The records that follow are to be repeated exactly, in full.

──────── EXTRACTED DATA

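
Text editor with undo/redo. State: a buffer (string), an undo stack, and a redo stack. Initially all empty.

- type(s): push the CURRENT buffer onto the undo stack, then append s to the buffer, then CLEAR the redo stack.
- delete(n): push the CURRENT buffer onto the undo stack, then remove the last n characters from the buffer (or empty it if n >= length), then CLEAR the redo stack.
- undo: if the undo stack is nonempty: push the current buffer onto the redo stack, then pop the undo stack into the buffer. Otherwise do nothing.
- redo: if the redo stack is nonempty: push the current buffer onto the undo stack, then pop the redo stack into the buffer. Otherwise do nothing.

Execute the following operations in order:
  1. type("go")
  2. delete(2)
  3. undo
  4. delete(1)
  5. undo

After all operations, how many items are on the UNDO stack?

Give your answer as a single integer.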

────────────────

### TASK OUTPUT
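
Text editor with undo/redo. State: a buffer (string), an undo stack, and a redo stack. Initially all empty.

- type(s): push the CURRENT buffer onto the undo stack, then append s to the buffer, then CLEAR the redo stack.
- delete(n): push the CURRENT buffer onto the undo stack, then remove the last n characters from the buffer (or empty it if n >= length), then CLEAR the redo stack.
- undo: if the undo stack is nonempty: push the current buffer onto the redo stack, then pop the undo stack into the buffer. Otherwise do nothing.
- redo: if the redo stack is nonempty: push the current buffer onto the undo stack, then pop the redo stack into the buffer. Otherwise do nothing.

Execute the following operations in order:
  1. type("go")
  2. delete(2)
  3. undo
  4. delete(1)
  5. undo

After all operations, how many items are on the UNDO stack?

Give your answer as a single integer.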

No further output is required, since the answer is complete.